Task to complete: Nothing in the records may be changed; reproduce all of them.

Records supplied:
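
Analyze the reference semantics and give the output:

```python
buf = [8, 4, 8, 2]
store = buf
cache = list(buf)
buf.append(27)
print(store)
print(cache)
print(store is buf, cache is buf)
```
[8, 4, 8, 2, 27]
[8, 4, 8, 2]
True False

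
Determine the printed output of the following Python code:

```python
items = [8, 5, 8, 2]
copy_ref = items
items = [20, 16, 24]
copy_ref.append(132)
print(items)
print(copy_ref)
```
[20, 16, 24]
[8, 5, 8, 2, 132]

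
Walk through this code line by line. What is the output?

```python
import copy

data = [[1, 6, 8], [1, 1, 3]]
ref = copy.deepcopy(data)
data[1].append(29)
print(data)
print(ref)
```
[[1, 6, 8], [1, 1, 3, 29]]
[[1, 6, 8], [1, 1, 3]]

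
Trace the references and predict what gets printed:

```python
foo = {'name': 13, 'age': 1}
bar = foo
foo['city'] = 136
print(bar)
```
{'name': 13, 'age': 1, 'city': 136}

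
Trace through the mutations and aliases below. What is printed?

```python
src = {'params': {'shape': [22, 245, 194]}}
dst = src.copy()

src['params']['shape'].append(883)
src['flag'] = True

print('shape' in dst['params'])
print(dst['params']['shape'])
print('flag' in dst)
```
True
[22, 245, 194, 883]
False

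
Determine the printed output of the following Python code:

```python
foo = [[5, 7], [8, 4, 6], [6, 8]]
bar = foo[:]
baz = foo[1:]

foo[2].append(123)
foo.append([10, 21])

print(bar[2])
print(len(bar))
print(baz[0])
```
[6, 8, 123]
3
[8, 4, 6]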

Task answer:
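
Analyze the reference semantics and give the output:

```python
buf = [8, 4, 8, 2]
store = buf
cache = list(buf)
buf.append(27)
print(store)
print(cache)
print(store is buf, cache is buf)
```
[8, 4, 8, 2, 27]
[8, 4, 8, 2]
True False

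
Determine the printed output of the following Python code:

```python
items = [8, 5, 8, 2]
copy_ref = items
items = [20, 16, 24]
copy_ref.append(132)
print(items)
print(copy_ref)
```
[20, 16, 24]
[8, 5, 8, 2, 132]

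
Walk through this code line by line. What is the output?

```python
import copy

data = [[1, 6, 8], [1, 1, 3]]
ref = copy.deepcopy(data)
data[1].append(29)
print(data)
print(ref)
```
[[1, 6, 8], [1, 1, 3, 29]]
[[1, 6, 8], [1, 1, 3]]

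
Trace the references and predict what gets printed:

```python
foo = {'name': 13, 'age': 1}
bar = foo
foo['city'] = 136
print(bar)
```
{'name': 13, 'age': 1, 'city': 136}

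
Trace through the mutations and aliases below. What is printed?

```python
src = {'params': {'shape': [22, 245, 194]}}
dst = src.copy()

src['params']['shape'].append(883)
src['flag'] = True

print('shape' in dst['params'])
print(dst['params']['shape'])
print('flag' in dst)
```
True
[22, 245, 194, 883]
False

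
Determine the printed output of the following Python code:

```python
foo = [[5, 7], [8, 4, 6], [6, 8]]
bar = foo[:]
baz = foo[1:]

foo[2].append(123)
foo.append([10, 21])

print(bar[2])
print(len(bar))
print(baz[0])
```
[6, 8, 123]
3
[8, 4, 6]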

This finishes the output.